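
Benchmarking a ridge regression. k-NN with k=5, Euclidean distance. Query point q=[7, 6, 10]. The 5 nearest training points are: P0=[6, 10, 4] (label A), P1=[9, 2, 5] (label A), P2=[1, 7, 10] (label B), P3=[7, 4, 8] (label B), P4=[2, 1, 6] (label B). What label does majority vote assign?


d(q,P0) = 7.2801  (label A)
d(q,P1) = 6.7082  (label A)
d(q,P2) = 6.0828  (label B)
d(q,P3) = 2.8284  (label B)
d(q,P4) = 8.124  (label B)
Votes: A=2, B=3
Majority → B

B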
******************************
— Problem description —
Starting at the top of the listing above, write out every line exactly as it appears.

— Answer for this exercise —
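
Benchmarking a ridge regression. k-NN with k=5, Euclidean distance. Query point q=[7, 6, 10]. The 5 nearest training points are: P0=[6, 10, 4] (label A), P1=[9, 2, 5] (label A), P2=[1, 7, 10] (label B), P3=[7, 4, 8] (label B), P4=[2, 1, 6] (label B). What label does majority vote assign?


d(q,P0) = 7.2801  (label A)
d(q,P1) = 6.7082  (label A)
d(q,P2) = 6.0828  (label B)
d(q,P3) = 2.8284  (label B)
d(q,P4) = 8.124  (label B)
Votes: A=2, B=3
Majority → B

B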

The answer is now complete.